+++ THE DATA

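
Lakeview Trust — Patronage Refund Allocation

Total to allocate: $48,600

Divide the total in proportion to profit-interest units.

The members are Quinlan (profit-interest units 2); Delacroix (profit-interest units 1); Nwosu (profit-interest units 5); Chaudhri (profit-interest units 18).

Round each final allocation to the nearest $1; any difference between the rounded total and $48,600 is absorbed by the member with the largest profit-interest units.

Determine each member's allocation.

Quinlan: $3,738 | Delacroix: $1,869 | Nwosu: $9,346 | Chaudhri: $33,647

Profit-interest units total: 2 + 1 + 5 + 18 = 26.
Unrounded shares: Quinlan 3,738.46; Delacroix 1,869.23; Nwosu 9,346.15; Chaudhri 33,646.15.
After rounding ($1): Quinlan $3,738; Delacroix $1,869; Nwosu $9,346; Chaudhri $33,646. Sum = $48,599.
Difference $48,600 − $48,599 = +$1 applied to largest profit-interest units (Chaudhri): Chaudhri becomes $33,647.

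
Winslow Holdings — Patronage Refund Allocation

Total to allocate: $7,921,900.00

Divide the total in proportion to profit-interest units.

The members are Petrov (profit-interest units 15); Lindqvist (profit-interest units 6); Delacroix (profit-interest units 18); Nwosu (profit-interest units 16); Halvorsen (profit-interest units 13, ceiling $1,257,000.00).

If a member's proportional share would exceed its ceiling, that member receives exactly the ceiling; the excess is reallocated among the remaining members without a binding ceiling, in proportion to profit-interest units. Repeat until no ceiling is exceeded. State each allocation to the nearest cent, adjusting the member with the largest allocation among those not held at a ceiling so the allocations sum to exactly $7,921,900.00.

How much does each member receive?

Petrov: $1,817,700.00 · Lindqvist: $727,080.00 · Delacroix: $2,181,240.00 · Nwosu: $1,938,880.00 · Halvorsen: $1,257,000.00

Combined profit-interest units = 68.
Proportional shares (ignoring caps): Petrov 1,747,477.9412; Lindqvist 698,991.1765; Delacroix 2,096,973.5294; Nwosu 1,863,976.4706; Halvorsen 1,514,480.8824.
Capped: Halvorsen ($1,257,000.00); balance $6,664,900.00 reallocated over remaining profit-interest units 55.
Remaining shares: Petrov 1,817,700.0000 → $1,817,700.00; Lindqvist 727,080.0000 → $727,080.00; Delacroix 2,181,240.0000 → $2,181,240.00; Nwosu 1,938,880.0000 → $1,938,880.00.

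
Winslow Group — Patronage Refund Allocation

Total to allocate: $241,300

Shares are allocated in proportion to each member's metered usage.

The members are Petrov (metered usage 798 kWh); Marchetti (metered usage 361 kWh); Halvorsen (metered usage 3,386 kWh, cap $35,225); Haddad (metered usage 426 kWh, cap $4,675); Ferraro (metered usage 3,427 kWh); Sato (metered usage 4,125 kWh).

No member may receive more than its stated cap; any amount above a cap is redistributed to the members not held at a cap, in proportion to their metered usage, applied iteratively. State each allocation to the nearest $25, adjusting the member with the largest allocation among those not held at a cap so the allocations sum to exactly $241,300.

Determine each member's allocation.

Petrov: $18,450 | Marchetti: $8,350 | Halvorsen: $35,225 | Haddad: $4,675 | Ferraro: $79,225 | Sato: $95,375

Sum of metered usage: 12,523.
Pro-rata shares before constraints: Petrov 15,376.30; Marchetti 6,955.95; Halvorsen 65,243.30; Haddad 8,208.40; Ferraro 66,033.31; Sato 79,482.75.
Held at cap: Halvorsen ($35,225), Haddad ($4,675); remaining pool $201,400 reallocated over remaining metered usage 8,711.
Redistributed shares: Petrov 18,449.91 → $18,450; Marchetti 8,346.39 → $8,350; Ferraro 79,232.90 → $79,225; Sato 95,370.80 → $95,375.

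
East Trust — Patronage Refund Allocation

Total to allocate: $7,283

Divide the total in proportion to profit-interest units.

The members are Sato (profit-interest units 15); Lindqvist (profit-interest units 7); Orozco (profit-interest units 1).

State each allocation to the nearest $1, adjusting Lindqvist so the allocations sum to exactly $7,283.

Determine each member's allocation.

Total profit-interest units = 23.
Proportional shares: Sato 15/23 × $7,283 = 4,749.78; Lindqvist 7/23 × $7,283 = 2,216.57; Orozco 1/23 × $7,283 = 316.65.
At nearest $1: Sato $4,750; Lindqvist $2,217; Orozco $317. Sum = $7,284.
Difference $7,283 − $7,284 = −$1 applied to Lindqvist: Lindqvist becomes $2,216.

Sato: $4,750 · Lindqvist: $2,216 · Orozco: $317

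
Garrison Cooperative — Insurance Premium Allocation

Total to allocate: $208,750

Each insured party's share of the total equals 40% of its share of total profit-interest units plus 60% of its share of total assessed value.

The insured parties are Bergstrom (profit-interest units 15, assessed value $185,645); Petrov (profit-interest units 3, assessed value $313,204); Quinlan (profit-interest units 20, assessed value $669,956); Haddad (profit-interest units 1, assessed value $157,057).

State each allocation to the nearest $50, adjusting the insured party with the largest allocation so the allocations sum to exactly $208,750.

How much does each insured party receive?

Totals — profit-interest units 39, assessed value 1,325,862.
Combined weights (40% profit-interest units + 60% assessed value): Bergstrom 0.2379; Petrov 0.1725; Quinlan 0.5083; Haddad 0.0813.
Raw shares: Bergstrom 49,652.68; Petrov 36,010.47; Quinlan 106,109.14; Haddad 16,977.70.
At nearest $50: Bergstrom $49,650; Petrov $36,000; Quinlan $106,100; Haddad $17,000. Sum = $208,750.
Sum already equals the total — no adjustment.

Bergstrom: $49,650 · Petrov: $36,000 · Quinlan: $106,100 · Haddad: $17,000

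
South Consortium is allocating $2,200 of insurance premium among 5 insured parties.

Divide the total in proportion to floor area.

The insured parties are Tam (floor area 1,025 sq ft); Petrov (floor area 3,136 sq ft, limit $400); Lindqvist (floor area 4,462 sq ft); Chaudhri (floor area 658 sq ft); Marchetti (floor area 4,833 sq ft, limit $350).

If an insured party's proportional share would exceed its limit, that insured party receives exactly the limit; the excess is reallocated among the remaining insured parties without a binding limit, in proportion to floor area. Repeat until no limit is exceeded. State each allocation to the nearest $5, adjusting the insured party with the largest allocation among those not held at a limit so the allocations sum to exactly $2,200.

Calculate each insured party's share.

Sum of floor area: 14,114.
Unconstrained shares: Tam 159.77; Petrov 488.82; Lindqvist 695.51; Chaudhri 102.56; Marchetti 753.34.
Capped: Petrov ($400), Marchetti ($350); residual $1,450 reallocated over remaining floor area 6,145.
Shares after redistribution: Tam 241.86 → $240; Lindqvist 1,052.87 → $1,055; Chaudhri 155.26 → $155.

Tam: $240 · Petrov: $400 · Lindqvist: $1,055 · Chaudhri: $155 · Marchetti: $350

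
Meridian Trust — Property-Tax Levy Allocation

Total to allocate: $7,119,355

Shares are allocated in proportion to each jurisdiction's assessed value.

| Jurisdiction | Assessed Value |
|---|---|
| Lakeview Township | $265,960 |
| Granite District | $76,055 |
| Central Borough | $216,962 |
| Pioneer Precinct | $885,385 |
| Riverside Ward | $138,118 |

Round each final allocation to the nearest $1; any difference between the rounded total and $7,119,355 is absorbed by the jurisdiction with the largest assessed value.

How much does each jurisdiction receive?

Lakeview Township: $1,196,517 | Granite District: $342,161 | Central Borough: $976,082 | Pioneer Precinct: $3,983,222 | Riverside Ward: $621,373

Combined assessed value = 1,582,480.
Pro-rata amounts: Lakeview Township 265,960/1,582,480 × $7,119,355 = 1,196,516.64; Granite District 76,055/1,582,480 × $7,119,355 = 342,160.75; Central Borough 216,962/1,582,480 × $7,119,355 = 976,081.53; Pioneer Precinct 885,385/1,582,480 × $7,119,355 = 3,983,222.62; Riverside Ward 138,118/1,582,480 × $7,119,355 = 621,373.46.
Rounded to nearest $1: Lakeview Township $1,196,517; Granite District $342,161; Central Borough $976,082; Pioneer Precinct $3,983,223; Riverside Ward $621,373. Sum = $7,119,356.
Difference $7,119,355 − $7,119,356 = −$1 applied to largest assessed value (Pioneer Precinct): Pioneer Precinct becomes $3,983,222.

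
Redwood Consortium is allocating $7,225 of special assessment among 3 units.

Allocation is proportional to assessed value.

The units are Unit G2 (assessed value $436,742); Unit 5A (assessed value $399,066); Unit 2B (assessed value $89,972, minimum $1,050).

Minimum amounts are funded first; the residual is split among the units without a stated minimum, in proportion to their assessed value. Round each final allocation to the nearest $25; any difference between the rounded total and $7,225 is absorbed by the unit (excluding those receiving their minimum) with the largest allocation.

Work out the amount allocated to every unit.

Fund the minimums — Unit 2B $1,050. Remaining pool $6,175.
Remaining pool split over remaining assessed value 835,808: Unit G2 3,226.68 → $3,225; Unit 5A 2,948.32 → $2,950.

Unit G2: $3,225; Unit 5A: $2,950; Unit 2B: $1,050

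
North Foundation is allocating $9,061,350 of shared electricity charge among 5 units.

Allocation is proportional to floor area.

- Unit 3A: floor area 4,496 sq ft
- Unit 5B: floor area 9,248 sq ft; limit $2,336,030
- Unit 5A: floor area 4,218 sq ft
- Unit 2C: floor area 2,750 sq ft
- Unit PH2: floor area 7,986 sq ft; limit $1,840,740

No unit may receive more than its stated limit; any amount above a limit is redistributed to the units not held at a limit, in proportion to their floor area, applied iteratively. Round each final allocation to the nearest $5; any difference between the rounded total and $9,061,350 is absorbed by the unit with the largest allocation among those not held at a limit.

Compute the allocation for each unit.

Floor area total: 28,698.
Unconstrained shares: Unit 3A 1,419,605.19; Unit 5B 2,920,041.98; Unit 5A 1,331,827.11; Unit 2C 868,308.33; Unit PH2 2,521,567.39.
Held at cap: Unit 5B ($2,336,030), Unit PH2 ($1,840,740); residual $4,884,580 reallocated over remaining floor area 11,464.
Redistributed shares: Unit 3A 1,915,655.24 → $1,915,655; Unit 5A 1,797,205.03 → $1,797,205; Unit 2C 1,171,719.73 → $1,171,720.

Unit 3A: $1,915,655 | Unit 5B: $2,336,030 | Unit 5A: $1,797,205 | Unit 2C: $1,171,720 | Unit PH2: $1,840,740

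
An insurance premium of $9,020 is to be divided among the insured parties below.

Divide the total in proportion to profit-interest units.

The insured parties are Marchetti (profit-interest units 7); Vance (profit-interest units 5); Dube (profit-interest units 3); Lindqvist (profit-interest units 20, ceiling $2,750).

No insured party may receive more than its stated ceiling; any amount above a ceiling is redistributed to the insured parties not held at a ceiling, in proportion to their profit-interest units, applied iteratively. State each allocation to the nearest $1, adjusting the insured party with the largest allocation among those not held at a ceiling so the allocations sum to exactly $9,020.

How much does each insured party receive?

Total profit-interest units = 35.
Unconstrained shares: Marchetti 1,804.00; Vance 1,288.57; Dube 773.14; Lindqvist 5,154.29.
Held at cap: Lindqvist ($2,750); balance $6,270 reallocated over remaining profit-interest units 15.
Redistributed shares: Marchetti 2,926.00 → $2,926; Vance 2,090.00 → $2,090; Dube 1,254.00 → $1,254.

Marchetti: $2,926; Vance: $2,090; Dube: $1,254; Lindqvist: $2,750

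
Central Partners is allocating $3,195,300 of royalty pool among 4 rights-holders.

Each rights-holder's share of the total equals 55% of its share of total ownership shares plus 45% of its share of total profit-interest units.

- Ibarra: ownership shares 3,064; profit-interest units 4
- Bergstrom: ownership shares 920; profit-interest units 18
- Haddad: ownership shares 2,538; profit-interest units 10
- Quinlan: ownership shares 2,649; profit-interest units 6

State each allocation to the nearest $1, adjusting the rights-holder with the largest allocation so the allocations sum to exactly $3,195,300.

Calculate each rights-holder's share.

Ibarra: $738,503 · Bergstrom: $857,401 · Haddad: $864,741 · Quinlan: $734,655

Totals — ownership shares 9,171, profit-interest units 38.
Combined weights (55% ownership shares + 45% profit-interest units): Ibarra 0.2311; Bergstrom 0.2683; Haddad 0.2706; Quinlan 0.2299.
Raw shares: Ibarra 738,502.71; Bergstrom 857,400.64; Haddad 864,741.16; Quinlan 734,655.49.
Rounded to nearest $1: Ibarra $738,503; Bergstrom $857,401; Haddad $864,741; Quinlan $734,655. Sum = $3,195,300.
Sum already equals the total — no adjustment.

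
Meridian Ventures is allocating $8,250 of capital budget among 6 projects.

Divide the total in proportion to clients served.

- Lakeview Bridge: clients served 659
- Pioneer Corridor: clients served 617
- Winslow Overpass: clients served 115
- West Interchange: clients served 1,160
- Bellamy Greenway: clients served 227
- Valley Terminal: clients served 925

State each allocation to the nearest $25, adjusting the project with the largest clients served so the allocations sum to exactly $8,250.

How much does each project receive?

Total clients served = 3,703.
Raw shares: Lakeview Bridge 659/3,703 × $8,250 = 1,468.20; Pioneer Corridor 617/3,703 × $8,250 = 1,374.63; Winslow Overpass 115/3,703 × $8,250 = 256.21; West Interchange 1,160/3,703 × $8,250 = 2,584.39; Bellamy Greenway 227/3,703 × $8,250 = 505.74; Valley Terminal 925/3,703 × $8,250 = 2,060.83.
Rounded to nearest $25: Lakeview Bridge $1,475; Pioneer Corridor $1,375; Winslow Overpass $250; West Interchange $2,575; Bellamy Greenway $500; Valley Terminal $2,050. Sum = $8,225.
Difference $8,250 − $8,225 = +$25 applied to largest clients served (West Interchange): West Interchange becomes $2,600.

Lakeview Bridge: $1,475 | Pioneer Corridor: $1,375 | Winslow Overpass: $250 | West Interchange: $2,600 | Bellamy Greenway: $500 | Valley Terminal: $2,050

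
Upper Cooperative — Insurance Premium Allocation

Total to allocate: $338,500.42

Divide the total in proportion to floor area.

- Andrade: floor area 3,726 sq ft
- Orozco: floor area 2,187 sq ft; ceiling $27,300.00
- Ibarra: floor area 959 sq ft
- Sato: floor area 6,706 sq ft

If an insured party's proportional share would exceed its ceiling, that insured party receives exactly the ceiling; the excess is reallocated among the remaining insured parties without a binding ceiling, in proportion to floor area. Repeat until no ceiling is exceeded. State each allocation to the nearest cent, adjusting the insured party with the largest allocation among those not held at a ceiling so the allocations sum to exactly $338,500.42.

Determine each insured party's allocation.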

++++++

# EXERCISE DETAILS
Please transcribe the material line by line, exactly, from its opening line through the line that contains "If a member's".

# TASK RESPONSE
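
Lakeview Trust — Patronage Refund Allocation

Total to allocate: $48,600

Divide the total in proportion to profit-interest units.

The members are Quinlan (profit-interest units 2); Delacroix (profit-interest units 1); Nwosu (profit-interest units 5); Chaudhri (profit-interest units 18).

Round each final allocation to the nearest $1; any difference between the rounded total and $48,600 is absorbed by the member with the largest profit-interest units.

Determine each member's allocation.

Quinlan: $3,738 | Delacroix: $1,869 | Nwosu: $9,346 | Chaudhri: $33,647

Profit-interest units total: 2 + 1 + 5 + 18 = 26.
Unrounded shares: Quinlan 3,738.46; Delacroix 1,869.23; Nwosu 9,346.15; Chaudhri 33,646.15.
After rounding ($1): Quinlan $3,738; Delacroix $1,869; Nwosu $9,346; Chaudhri $33,646. Sum = $48,599.
Difference $48,600 − $48,599 = +$1 applied to largest profit-interest units (Chaudhri): Chaudhri becomes $33,647.

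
Winslow Holdings — Patronage Refund Allocation

Total to allocate: $7,921,900.00

Divide the total in proportion to profit-interest units.

The members are Petrov (profit-interest units 15); Lindqvist (profit-interest units 6); Delacroix (profit-interest units 18); Nwosu (profit-interest units 16); Halvorsen (profit-interest units 13, ceiling $1,257,000.00).

If a member's proportional share would exceed its ceiling, that member receives exactly the ceiling; the excess is reallocated among the remaining members without a binding ceiling, in proportion to profit-interest units. Repeat until no ceiling is exceeded. State each allocation to the nearest cent, adjusting the member with the largest allocation among those not held at a ceiling so the allocations sum to exactly $7,921,900.00.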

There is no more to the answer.